Aim of the task: All of the entries below are to be repeated word for word.

Dataset entries:
* * * * * * * * *

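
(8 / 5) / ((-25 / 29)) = -232 / 125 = -1.86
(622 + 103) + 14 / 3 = 2189 / 3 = 729.67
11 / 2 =5.50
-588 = -588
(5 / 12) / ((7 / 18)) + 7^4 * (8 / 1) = 268927 / 14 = 19209.07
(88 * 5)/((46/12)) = 2640/23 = 114.78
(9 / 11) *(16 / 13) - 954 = -136278 / 143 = -952.99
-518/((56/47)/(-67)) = 116513/4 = 29128.25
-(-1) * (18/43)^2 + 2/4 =2497/3698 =0.68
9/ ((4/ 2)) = 9/ 2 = 4.50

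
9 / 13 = 0.69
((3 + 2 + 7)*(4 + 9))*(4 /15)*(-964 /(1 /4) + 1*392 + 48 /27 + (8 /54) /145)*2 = -5638711936 /19575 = -288056.80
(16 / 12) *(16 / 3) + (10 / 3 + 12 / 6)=112 / 9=12.44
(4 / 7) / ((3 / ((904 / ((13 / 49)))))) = 649.03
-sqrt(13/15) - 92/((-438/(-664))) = -30544/219 - sqrt(195)/15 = -140.40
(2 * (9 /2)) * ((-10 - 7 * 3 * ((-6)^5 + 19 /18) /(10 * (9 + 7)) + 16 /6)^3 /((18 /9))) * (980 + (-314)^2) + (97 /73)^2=20342108646048461038602767 /43655168000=465972520047304.85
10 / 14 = 5 / 7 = 0.71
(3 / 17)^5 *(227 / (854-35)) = 6129 / 129206987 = 0.00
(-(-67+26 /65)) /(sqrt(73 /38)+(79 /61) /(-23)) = 1402531398 /717283495+655480197* sqrt(2774) /717283495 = 50.09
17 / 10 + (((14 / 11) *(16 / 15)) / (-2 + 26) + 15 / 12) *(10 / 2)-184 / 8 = -29239 / 1980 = -14.77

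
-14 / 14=-1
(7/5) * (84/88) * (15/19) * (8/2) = 882/209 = 4.22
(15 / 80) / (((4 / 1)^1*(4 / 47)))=141 / 256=0.55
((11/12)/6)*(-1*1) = -0.15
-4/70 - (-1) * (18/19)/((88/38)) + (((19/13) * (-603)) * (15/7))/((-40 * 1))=272071/5720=47.56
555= 555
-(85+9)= -94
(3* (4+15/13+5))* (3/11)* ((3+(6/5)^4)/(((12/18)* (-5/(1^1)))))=-513702/40625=-12.64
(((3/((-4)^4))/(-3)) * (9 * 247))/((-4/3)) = 6669/1024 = 6.51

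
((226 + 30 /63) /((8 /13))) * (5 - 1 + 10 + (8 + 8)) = 77285 /7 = 11040.71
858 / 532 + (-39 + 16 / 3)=-25579 / 798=-32.05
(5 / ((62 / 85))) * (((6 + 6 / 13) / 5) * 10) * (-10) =-357000 / 403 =-885.86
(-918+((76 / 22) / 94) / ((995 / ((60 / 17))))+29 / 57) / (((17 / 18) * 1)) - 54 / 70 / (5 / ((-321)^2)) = -16869.22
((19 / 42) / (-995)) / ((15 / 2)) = -19 / 313425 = -0.00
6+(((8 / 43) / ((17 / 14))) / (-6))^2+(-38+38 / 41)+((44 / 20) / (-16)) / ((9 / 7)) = -163945116559 / 5258112240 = -31.18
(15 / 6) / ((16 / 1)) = 5 / 32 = 0.16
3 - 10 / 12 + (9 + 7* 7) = 361 / 6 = 60.17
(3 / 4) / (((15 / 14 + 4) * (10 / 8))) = 42 / 355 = 0.12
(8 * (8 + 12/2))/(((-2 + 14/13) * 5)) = -24.27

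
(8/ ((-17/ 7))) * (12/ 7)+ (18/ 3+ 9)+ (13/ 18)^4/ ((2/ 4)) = 8831129/ 892296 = 9.90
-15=-15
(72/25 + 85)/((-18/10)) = -2197/45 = -48.82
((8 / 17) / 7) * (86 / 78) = 344 / 4641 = 0.07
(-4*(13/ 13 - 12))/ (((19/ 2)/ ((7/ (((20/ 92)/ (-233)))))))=-3301144/ 95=-34748.88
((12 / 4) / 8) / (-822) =-1 / 2192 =-0.00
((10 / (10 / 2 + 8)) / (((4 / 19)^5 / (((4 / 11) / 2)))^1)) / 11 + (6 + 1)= 15199311 / 402688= 37.74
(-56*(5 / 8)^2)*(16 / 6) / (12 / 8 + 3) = -350 / 27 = -12.96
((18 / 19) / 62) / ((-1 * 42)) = -3 / 8246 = -0.00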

* * * * * * * * *

Solution for this problem:
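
(8 / 5) / ((-25 / 29)) = -232 / 125 = -1.86
(622 + 103) + 14 / 3 = 2189 / 3 = 729.67
11 / 2 =5.50
-588 = -588
(5 / 12) / ((7 / 18)) + 7^4 * (8 / 1) = 268927 / 14 = 19209.07
(88 * 5)/((46/12)) = 2640/23 = 114.78
(9 / 11) *(16 / 13) - 954 = -136278 / 143 = -952.99
-518/((56/47)/(-67)) = 116513/4 = 29128.25
-(-1) * (18/43)^2 + 2/4 =2497/3698 =0.68
9/ ((4/ 2)) = 9/ 2 = 4.50

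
9 / 13 = 0.69
((3 + 2 + 7)*(4 + 9))*(4 /15)*(-964 /(1 /4) + 1*392 + 48 /27 + (8 /54) /145)*2 = -5638711936 /19575 = -288056.80
(16 / 12) *(16 / 3) + (10 / 3 + 12 / 6)=112 / 9=12.44
(4 / 7) / ((3 / ((904 / ((13 / 49)))))) = 649.03
-sqrt(13/15) - 92/((-438/(-664))) = -30544/219 - sqrt(195)/15 = -140.40
(2 * (9 /2)) * ((-10 - 7 * 3 * ((-6)^5 + 19 /18) /(10 * (9 + 7)) + 16 /6)^3 /((18 /9))) * (980 + (-314)^2) + (97 /73)^2=20342108646048461038602767 /43655168000=465972520047304.85
10 / 14 = 5 / 7 = 0.71
(3 / 17)^5 *(227 / (854-35)) = 6129 / 129206987 = 0.00
(-(-67+26 /65)) /(sqrt(73 /38)+(79 /61) /(-23)) = 1402531398 /717283495+655480197* sqrt(2774) /717283495 = 50.09
17 / 10 + (((14 / 11) *(16 / 15)) / (-2 + 26) + 15 / 12) *(10 / 2)-184 / 8 = -29239 / 1980 = -14.77

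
-14 / 14=-1
(7/5) * (84/88) * (15/19) * (8/2) = 882/209 = 4.22
(15 / 80) / (((4 / 1)^1*(4 / 47)))=141 / 256=0.55
((11/12)/6)*(-1*1) = -0.15
-4/70 - (-1) * (18/19)/((88/38)) + (((19/13) * (-603)) * (15/7))/((-40 * 1))=272071/5720=47.56
555= 555
-(85+9)= -94
(3* (4+15/13+5))* (3/11)* ((3+(6/5)^4)/(((12/18)* (-5/(1^1)))))=-513702/40625=-12.64
(((3/((-4)^4))/(-3)) * (9 * 247))/((-4/3)) = 6669/1024 = 6.51

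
((226 + 30 /63) /((8 /13))) * (5 - 1 + 10 + (8 + 8)) = 77285 /7 = 11040.71
858 / 532 + (-39 + 16 / 3)=-25579 / 798=-32.05
(5 / ((62 / 85))) * (((6 + 6 / 13) / 5) * 10) * (-10) =-357000 / 403 =-885.86
(-918+((76 / 22) / 94) / ((995 / ((60 / 17))))+29 / 57) / (((17 / 18) * 1)) - 54 / 70 / (5 / ((-321)^2)) = -16869.22
((19 / 42) / (-995)) / ((15 / 2)) = -19 / 313425 = -0.00
6+(((8 / 43) / ((17 / 14))) / (-6))^2+(-38+38 / 41)+((44 / 20) / (-16)) / ((9 / 7)) = -163945116559 / 5258112240 = -31.18
(15 / 6) / ((16 / 1)) = 5 / 32 = 0.16
3 - 10 / 12 + (9 + 7* 7) = 361 / 6 = 60.17
(3 / 4) / (((15 / 14 + 4) * (10 / 8))) = 42 / 355 = 0.12
(8 * (8 + 12/2))/(((-2 + 14/13) * 5)) = -24.27

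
(8/ ((-17/ 7))) * (12/ 7)+ (18/ 3+ 9)+ (13/ 18)^4/ ((2/ 4)) = 8831129/ 892296 = 9.90
-15=-15
(72/25 + 85)/((-18/10)) = -2197/45 = -48.82
((8 / 17) / 7) * (86 / 78) = 344 / 4641 = 0.07
(-4*(13/ 13 - 12))/ (((19/ 2)/ ((7/ (((20/ 92)/ (-233)))))))=-3301144/ 95=-34748.88
((12 / 4) / 8) / (-822) =-1 / 2192 =-0.00
((10 / (10 / 2 + 8)) / (((4 / 19)^5 / (((4 / 11) / 2)))^1)) / 11 + (6 + 1)= 15199311 / 402688= 37.74
(-56*(5 / 8)^2)*(16 / 6) / (12 / 8 + 3) = -350 / 27 = -12.96
((18 / 19) / 62) / ((-1 * 42)) = -3 / 8246 = -0.00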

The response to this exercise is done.